■ TASK DESCRIPTION:
Please copy, word for word, the line that contains "JL-type bound: m = ceil(C*ln(N)/eps^2) with constant C = 4." and every line after it through the end of the records, and nothing more.

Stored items
↓

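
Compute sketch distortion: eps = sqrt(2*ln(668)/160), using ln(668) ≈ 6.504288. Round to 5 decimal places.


ln(668) ≈ 6.504288.
2*ln(N)/m ≈ 2*6.504288/160 ≈ 0.0813036.
eps = sqrt(0.0813036) ≈ 0.2851379 ≈ 0.28514.

0.28514


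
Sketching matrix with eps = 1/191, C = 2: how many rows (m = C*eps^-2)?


1/eps = 191.
(1/eps)^2 = 36481.
m = 2*36481 = 72962.

72962


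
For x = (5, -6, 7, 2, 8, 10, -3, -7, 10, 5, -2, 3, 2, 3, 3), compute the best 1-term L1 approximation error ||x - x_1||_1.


Sorted |x_i| descending: [10, 10, 8, 7, 7, 6, 5, 5, 3, 3, 3, 3, 2, 2, 2]
Keep top 1: [10]
Tail entries: [10, 8, 7, 7, 6, 5, 5, 3, 3, 3, 3, 2, 2, 2]
L1 error = sum of tail = 66.

66


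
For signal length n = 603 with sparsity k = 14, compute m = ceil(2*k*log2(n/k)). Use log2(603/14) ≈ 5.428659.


log2(n/k) = log2(603/14) ≈ 5.428659.
2*k*log2(n/k) ≈ 2*14*5.428659 = 152.002452.
m = ceil(152.002452) = 153.

153


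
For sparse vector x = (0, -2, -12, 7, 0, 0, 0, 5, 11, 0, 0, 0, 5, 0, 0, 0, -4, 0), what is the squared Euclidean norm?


Non-zero entries: [(1, -2), (2, -12), (3, 7), (7, 5), (8, 11), (12, 5), (16, -4)]
Squares: [4, 144, 49, 25, 121, 25, 16]
||x||_2^2 = sum = 384.

384


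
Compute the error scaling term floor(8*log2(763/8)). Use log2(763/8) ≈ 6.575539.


log2(n/k) = log2(763/8) ≈ 6.575539.
k*log2(n/k) ≈ 8*6.575539 = 52.604312.
floor(52.604312) = 52.

52


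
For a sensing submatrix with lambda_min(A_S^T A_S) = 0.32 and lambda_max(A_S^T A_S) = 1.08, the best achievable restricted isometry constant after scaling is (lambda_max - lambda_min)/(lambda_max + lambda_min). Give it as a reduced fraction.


lambda_max - lambda_min = 1.08 - 0.32 = 0.76.
lambda_max + lambda_min = 1.08 + 0.32 = 1.40.
delta = 0.76/1.40 = 76/140 = 19/35.

19/35


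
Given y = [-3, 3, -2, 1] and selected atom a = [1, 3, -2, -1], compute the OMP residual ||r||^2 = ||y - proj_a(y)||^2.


a^T a = 15.
a^T y = 9.
coeff = 9/15 = 3/5.
||r||^2 = 88/5.

88/5


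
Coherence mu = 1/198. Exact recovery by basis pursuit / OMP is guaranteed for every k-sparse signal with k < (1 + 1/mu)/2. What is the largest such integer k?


1/mu = 198.
1 + 1/mu = 199.
(1 + 1/mu)/2 = 99.5 is not an integer, so k_max = floor(99.5) = 99.

99


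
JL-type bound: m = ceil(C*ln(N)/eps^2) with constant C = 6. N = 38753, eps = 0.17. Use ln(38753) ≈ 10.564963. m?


ln(38753) ≈ 10.564963.
eps^2 = 0.17^2 = 0.0289.
C*ln(N)/eps^2 ≈ 6*10.564963/0.0289 ≈ 2193.4179.
m = ceil(2193.4179) = 2194.

2194


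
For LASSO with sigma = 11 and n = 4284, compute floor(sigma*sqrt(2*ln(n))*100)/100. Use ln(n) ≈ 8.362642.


ln(4284) ≈ 8.362642.
2*ln(n) ≈ 16.725284.
sqrt(2*ln(n)) ≈ sqrt(16.725284) ≈ 4.089656.
lambda ≈ 11*4.089656 = 44.986216.
floor(lambda*100)/100 = 44.98.

44.98


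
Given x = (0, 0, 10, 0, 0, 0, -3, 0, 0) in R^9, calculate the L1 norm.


Non-zero entries: [(2, 10), (6, -3)]
Absolute values: [10, 3]
||x||_1 = sum = 13.

13


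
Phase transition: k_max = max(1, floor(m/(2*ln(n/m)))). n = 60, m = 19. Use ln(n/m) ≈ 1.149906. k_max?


n/m = 60/19.
ln(n/m) ≈ 1.149906.
2*ln(n/m) ≈ 2.299812.
m/(2*ln(n/m)) ≈ 19/2.299812 ≈ 8.2615.
floor = 8.
k_max = max(1, 8) = 8.

8


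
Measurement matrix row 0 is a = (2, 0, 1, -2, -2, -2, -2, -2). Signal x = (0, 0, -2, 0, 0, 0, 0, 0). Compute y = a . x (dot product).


Non-zero terms: ['1*-2']
Products: [-2]
y = sum = -2.

-2


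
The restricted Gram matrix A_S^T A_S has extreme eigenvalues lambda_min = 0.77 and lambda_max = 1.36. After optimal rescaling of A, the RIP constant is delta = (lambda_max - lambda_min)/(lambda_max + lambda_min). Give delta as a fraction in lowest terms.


lambda_max - lambda_min = 1.36 - 0.77 = 0.59.
lambda_max + lambda_min = 1.36 + 0.77 = 2.13.
delta = 0.59/2.13 = 59/213.

59/213


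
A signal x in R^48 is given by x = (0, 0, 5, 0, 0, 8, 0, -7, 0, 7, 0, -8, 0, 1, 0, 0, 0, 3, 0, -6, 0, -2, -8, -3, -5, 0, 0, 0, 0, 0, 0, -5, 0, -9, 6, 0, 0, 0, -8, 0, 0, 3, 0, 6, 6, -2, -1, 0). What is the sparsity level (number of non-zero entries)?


Non-zero positions: [2, 5, 7, 9, 11, 13, 17, 19, 21, 22, 23, 24, 31, 33, 34, 38, 41, 43, 44, 45, 46].
Sparsity = 21.

21


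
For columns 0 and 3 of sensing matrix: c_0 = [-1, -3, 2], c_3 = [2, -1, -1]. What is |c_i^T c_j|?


Inner product: -1*2 + -3*-1 + 2*-1
Products: [-2, 3, -2]
Sum = -1.
|dot| = 1.

1


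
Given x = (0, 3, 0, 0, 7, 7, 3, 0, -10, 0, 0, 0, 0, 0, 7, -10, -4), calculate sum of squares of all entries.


Non-zero entries: [(1, 3), (4, 7), (5, 7), (6, 3), (8, -10), (14, 7), (15, -10), (16, -4)]
Squares: [9, 49, 49, 9, 100, 49, 100, 16]
||x||_2^2 = sum = 381.

381


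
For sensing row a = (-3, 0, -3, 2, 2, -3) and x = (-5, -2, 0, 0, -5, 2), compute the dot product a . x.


Non-zero terms: ['-3*-5', '0*-2', '2*-5', '-3*2']
Products: [15, 0, -10, -6]
y = sum = -1.

-1


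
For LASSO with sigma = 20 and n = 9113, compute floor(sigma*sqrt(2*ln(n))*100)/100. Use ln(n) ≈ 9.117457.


ln(9113) ≈ 9.117457.
2*ln(n) ≈ 18.234914.
sqrt(2*ln(n)) ≈ sqrt(18.234914) ≈ 4.270236.
lambda ≈ 20*4.270236 = 85.40472.
floor(lambda*100)/100 = 85.40.

85.40


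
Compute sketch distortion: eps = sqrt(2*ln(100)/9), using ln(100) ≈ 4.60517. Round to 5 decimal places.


ln(100) ≈ 4.60517.
2*ln(N)/m ≈ 2*4.60517/9 ≈ 1.02337111.
eps = sqrt(1.02337111) ≈ 1.0116181 ≈ 1.01162.

1.01162


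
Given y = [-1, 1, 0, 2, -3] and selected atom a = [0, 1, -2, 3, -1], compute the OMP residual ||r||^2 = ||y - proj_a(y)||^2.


a^T a = 15.
a^T y = 10.
coeff = 10/15 = 2/3.
||r||^2 = 25/3.

25/3


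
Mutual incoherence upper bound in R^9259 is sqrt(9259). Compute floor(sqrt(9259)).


96^2 = 9216 <= 9259 < 9409 = 97^2, so 96 <= sqrt(9259) < 97.
floor(sqrt(9259)) = 96.

96


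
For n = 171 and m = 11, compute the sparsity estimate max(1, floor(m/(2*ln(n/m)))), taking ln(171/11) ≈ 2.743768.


n/m = 171/11.
ln(n/m) ≈ 2.743768.
2*ln(n/m) ≈ 5.487536.
m/(2*ln(n/m)) ≈ 11/5.487536 ≈ 2.0045.
floor = 2.
k_max = max(1, 2) = 2.

2


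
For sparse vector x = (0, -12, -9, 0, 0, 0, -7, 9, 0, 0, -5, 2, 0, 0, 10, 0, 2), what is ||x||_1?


Non-zero entries: [(1, -12), (2, -9), (6, -7), (7, 9), (10, -5), (11, 2), (14, 10), (16, 2)]
Absolute values: [12, 9, 7, 9, 5, 2, 10, 2]
||x||_1 = sum = 56.

56


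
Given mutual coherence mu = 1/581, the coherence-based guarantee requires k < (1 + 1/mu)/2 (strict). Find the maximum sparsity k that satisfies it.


1/mu = 581.
1 + 1/mu = 582.
(1 + 1/mu)/2 = 291 is an integer and the inequality is strict, so k_max = 291 - 1 = 290.

290


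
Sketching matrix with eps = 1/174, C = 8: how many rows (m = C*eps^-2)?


1/eps = 174.
(1/eps)^2 = 30276.
m = 8*30276 = 242208.

242208


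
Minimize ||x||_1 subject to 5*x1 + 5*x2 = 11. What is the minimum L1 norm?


Axis intercepts:
  x1 = 11/5, x2 = 0: L1 = 11/5
  x1 = 0, x2 = 11/5: L1 = 11/5
x* = (11/5, 0)
||x*||_1 = 11/5.

11/5


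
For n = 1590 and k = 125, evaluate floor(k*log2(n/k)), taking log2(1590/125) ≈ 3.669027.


log2(n/k) = log2(1590/125) ≈ 3.669027.
k*log2(n/k) ≈ 125*3.669027 = 458.628375.
floor(458.628375) = 458.

458


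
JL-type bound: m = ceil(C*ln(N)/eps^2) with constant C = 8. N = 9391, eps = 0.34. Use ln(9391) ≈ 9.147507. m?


ln(9391) ≈ 9.147507.
eps^2 = 0.34^2 = 0.1156.
C*ln(N)/eps^2 ≈ 8*9.147507/0.1156 ≈ 633.0455.
m = ceil(633.0455) = 634.

634


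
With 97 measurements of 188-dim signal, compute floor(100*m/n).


100*m/n = 100*97/188 ≈ 51.5957.
floor = 51.

51


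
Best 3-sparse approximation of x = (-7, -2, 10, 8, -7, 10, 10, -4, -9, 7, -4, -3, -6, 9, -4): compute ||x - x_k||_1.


Sorted |x_i| descending: [10, 10, 10, 9, 9, 8, 7, 7, 7, 6, 4, 4, 4, 3, 2]
Keep top 3: [10, 10, 10]
Tail entries: [9, 9, 8, 7, 7, 7, 6, 4, 4, 4, 3, 2]
L1 error = sum of tail = 70.

70


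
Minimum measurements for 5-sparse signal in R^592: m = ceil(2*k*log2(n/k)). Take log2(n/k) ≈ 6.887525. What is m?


log2(n/k) = log2(592/5) ≈ 6.887525.
2*k*log2(n/k) ≈ 2*5*6.887525 = 68.87525.
m = ceil(68.87525) = 69.

69


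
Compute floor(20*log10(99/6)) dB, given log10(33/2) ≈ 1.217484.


||x||/||e|| = 99/6 = 33/2.
log10(33/2) ≈ 1.217484.
20*log10(||x||/||e||) ≈ 20*1.217484 = 24.34968.
floor(24.34968) = 24.

24


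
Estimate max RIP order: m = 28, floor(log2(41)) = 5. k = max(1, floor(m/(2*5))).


floor(log2(41)) = 5.
2*5 = 10.
m/(2*floor(log2(n))) = 28/10 ≈ 2.8.
floor = 2.
k = max(1, 2) = 2.

2


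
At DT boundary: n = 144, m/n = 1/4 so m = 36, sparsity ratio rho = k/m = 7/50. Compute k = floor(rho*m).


m = 1/4*144 = 36.
rho = 7/50.
rho*m = 7/50*36 = 5.04.
k = floor(5.04) = 5.

5


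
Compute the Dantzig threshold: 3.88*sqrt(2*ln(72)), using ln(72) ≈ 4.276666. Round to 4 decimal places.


ln(72) ≈ 4.276666.
2*ln(n) ≈ 8.553332.
sqrt(2*ln(n)) ≈ sqrt(8.553332) ≈ 2.924608.
threshold ≈ 3.88*2.924608 = 11.34747904 ≈ 11.3475.

11.3475


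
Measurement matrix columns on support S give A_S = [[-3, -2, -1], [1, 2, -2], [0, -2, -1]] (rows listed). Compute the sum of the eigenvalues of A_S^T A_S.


Sum of eigenvalues of A_S^T A_S = trace(A_S^T A_S) = sum of squared column norms of A_S.
A_S^T A_S diagonal: [10, 12, 6].
trace = 10 + 12 + 6 = 28.

28


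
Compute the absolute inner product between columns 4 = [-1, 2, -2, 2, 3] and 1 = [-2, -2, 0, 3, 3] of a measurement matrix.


Inner product: -1*-2 + 2*-2 + -2*0 + 2*3 + 3*3
Products: [2, -4, 0, 6, 9]
Sum = 13.
|dot| = 13.

13


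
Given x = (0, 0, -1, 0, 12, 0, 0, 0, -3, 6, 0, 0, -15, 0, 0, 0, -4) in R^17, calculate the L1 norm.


Non-zero entries: [(2, -1), (4, 12), (8, -3), (9, 6), (12, -15), (16, -4)]
Absolute values: [1, 12, 3, 6, 15, 4]
||x||_1 = sum = 41.

41


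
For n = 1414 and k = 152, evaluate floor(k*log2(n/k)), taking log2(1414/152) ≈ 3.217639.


log2(n/k) = log2(1414/152) ≈ 3.217639.
k*log2(n/k) ≈ 152*3.217639 = 489.081128.
floor(489.081128) = 489.

489


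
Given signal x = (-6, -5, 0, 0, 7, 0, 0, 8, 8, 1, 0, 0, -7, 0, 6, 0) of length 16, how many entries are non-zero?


Non-zero positions: [0, 1, 4, 7, 8, 9, 12, 14].
Sparsity = 8.

8


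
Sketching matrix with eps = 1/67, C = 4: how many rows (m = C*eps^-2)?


1/eps = 67.
(1/eps)^2 = 4489.
m = 4*4489 = 17956.

17956


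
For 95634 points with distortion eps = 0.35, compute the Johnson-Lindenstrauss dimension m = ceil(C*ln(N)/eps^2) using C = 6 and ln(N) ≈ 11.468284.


ln(95634) ≈ 11.468284.
eps^2 = 0.35^2 = 0.1225.
C*ln(N)/eps^2 ≈ 6*11.468284/0.1225 ≈ 561.7119.
m = ceil(561.7119) = 562.

562


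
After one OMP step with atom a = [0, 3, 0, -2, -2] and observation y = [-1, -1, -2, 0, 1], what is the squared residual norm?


a^T a = 17.
a^T y = -5.
coeff = -5/17 = -5/17.
||r||^2 = 94/17.

94/17


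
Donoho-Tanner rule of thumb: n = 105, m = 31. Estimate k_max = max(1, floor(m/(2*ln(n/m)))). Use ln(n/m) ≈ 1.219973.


n/m = 105/31.
ln(n/m) ≈ 1.219973.
2*ln(n/m) ≈ 2.439946.
m/(2*ln(n/m)) ≈ 31/2.439946 ≈ 12.7052.
floor = 12.
k_max = max(1, 12) = 12.

12


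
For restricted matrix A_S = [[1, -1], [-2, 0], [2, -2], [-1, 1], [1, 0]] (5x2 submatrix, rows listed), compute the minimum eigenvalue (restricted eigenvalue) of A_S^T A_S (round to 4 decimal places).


A_S^T A_S = [[11, -6], [-6, 6]].
trace = 17.
det = 30.
disc = trace^2 - 4*det = 289 - 4*30 = 169.
sqrt(169) = 13.
lam_min = (17 - 13)/2 = 2 = 2.0000.

2.0000


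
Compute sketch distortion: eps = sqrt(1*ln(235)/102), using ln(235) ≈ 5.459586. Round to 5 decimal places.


ln(235) ≈ 5.459586.
1*ln(N)/m ≈ 1*5.459586/102 ≈ 0.05352535.
eps = sqrt(0.05352535) ≈ 0.2313555 ≈ 0.23136.

0.23136


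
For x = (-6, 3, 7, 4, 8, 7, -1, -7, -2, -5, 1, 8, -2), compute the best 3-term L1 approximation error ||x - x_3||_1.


Sorted |x_i| descending: [8, 8, 7, 7, 7, 6, 5, 4, 3, 2, 2, 1, 1]
Keep top 3: [8, 8, 7]
Tail entries: [7, 7, 6, 5, 4, 3, 2, 2, 1, 1]
L1 error = sum of tail = 38.

38


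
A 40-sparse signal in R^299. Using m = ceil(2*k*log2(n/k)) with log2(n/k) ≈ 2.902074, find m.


log2(n/k) = log2(299/40) ≈ 2.902074.
2*k*log2(n/k) ≈ 2*40*2.902074 = 232.16592.
m = ceil(232.16592) = 233.

233


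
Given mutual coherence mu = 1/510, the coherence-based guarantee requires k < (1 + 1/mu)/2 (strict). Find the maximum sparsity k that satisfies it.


1/mu = 510.
1 + 1/mu = 511.
(1 + 1/mu)/2 = 255.5 is not an integer, so k_max = floor(255.5) = 255.

255


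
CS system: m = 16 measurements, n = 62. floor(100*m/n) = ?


100*m/n = 100*16/62 ≈ 25.8065.
floor = 25.

25


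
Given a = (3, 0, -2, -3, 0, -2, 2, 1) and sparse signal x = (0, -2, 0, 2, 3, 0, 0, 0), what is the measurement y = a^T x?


Non-zero terms: ['0*-2', '-3*2', '0*3']
Products: [0, -6, 0]
y = sum = -6.

-6


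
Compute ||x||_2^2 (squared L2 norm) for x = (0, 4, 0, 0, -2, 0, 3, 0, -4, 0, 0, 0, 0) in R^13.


Non-zero entries: [(1, 4), (4, -2), (6, 3), (8, -4)]
Squares: [16, 4, 9, 16]
||x||_2^2 = sum = 45.

45


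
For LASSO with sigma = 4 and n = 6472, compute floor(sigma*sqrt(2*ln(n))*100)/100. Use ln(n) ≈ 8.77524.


ln(6472) ≈ 8.77524.
2*ln(n) ≈ 17.55048.
sqrt(2*ln(n)) ≈ sqrt(17.55048) ≈ 4.189329.
lambda ≈ 4*4.189329 = 16.757316.
floor(lambda*100)/100 = 16.75.

16.75


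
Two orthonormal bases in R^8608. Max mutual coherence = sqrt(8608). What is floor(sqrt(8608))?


92^2 = 8464 <= 8608 < 8649 = 93^2, so 92 <= sqrt(8608) < 93.
floor(sqrt(8608)) = 92.

92


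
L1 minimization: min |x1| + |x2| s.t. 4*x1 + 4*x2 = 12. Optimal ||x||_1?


Axis intercepts:
  x1 = 3, x2 = 0: L1 = 3
  x1 = 0, x2 = 3: L1 = 3
x* = (3, 0)
||x*||_1 = 3.

3


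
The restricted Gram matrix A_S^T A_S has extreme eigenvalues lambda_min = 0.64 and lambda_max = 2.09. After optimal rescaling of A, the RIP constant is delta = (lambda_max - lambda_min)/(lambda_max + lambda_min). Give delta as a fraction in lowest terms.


lambda_max - lambda_min = 2.09 - 0.64 = 1.45.
lambda_max + lambda_min = 2.09 + 0.64 = 2.73.
delta = 1.45/2.73 = 145/273.

145/273


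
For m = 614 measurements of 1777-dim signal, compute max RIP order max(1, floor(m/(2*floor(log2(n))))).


floor(log2(1777)) = 10.
2*10 = 20.
m/(2*floor(log2(n))) = 614/20 ≈ 30.7.
floor = 30.
k = max(1, 30) = 30.

30


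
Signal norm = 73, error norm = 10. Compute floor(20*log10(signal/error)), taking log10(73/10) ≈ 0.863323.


||x||/||e|| = 73/10.
log10(73/10) ≈ 0.863323.
20*log10(||x||/||e||) ≈ 20*0.863323 = 17.26646.
floor(17.26646) = 17.

17


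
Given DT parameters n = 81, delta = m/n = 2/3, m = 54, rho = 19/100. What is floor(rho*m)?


m = 2/3*81 = 54.
rho = 19/100.
rho*m = 19/100*54 = 10.26.
k = floor(10.26) = 10.

10


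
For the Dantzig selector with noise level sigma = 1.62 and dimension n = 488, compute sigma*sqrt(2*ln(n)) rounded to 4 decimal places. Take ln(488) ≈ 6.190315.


ln(488) ≈ 6.190315.
2*ln(n) ≈ 12.38063.
sqrt(2*ln(n)) ≈ sqrt(12.38063) ≈ 3.518612.
threshold ≈ 1.62*3.518612 = 5.70015144 ≈ 5.7002.

5.7002


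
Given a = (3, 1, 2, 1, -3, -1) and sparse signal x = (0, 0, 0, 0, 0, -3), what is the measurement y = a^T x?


Non-zero terms: ['-1*-3']
Products: [3]
y = sum = 3.

3


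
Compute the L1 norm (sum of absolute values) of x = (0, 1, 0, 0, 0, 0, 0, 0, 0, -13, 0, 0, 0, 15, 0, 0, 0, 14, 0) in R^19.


Non-zero entries: [(1, 1), (9, -13), (13, 15), (17, 14)]
Absolute values: [1, 13, 15, 14]
||x||_1 = sum = 43.

43


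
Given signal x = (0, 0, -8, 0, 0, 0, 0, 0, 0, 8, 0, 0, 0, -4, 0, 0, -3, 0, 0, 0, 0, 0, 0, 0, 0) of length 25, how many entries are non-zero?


Non-zero positions: [2, 9, 13, 16].
Sparsity = 4.

4


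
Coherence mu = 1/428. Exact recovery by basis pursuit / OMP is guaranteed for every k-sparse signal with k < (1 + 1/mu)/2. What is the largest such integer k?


1/mu = 428.
1 + 1/mu = 429.
(1 + 1/mu)/2 = 214.5 is not an integer, so k_max = floor(214.5) = 214.

214


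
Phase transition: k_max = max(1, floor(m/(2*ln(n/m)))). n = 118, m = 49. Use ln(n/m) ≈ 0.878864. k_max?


n/m = 118/49.
ln(n/m) ≈ 0.878864.
2*ln(n/m) ≈ 1.757728.
m/(2*ln(n/m)) ≈ 49/1.757728 ≈ 27.8769.
floor = 27.
k_max = max(1, 27) = 27.

27


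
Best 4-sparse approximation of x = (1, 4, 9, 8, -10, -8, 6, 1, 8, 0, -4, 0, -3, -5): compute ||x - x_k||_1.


Sorted |x_i| descending: [10, 9, 8, 8, 8, 6, 5, 4, 4, 3, 1, 1, 0, 0]
Keep top 4: [10, 9, 8, 8]
Tail entries: [8, 6, 5, 4, 4, 3, 1, 1, 0, 0]
L1 error = sum of tail = 32.

32


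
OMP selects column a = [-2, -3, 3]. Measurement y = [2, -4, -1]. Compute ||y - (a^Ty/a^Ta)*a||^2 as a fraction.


a^T a = 22.
a^T y = 5.
coeff = 5/22 = 5/22.
||r||^2 = 437/22.

437/22


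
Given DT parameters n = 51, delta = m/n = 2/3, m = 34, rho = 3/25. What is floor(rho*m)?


m = 2/3*51 = 34.
rho = 3/25.
rho*m = 3/25*34 = 4.08.
k = floor(4.08) = 4.

4


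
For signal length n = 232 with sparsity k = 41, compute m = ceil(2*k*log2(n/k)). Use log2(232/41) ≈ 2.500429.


log2(n/k) = log2(232/41) ≈ 2.500429.
2*k*log2(n/k) ≈ 2*41*2.500429 = 205.035178.
m = ceil(205.035178) = 206.

206


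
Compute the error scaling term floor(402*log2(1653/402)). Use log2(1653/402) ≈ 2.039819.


log2(n/k) = log2(1653/402) ≈ 2.039819.
k*log2(n/k) ≈ 402*2.039819 = 820.007238.
floor(820.007238) = 820.

820


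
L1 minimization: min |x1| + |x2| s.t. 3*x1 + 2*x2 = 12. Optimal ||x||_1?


Axis intercepts:
  x1 = 4, x2 = 0: L1 = 4
  x1 = 0, x2 = 6: L1 = 6
x* = (4, 0)
||x*||_1 = 4.

4


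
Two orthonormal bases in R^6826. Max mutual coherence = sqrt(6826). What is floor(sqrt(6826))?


82^2 = 6724 <= 6826 < 6889 = 83^2, so 82 <= sqrt(6826) < 83.
floor(sqrt(6826)) = 82.

82


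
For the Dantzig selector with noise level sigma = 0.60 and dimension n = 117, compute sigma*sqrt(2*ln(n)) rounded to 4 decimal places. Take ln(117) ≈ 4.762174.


ln(117) ≈ 4.762174.
2*ln(n) ≈ 9.524348.
sqrt(2*ln(n)) ≈ sqrt(9.524348) ≈ 3.086154.
threshold ≈ 0.60*3.086154 = 1.8516924 ≈ 1.8517.

1.8517


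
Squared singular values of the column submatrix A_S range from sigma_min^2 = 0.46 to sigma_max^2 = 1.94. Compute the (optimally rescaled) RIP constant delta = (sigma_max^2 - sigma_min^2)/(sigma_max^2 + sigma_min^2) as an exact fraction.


lambda_max - lambda_min = 1.94 - 0.46 = 1.48.
lambda_max + lambda_min = 1.94 + 0.46 = 2.40.
delta = 1.48/2.40 = 148/240 = 37/60.

37/60


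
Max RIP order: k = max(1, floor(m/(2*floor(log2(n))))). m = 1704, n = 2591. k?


floor(log2(2591)) = 11.
2*11 = 22.
m/(2*floor(log2(n))) = 1704/22 ≈ 77.4545.
floor = 77.
k = max(1, 77) = 77.

77


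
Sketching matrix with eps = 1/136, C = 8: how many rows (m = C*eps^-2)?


1/eps = 136.
(1/eps)^2 = 18496.
m = 8*18496 = 147968.

147968


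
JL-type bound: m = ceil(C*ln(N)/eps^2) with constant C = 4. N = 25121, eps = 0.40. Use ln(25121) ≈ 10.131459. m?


ln(25121) ≈ 10.131459.
eps^2 = 0.40^2 = 0.16.
C*ln(N)/eps^2 ≈ 4*10.131459/0.16 ≈ 253.2865.
m = ceil(253.2865) = 254.

254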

↑

■ RESPONSE TO THIS TASK:
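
JL-type bound: m = ceil(C*ln(N)/eps^2) with constant C = 4. N = 25121, eps = 0.40. Use ln(25121) ≈ 10.131459. m?


ln(25121) ≈ 10.131459.
eps^2 = 0.40^2 = 0.16.
C*ln(N)/eps^2 ≈ 4*10.131459/0.16 ≈ 253.2865.
m = ceil(253.2865) = 254.

254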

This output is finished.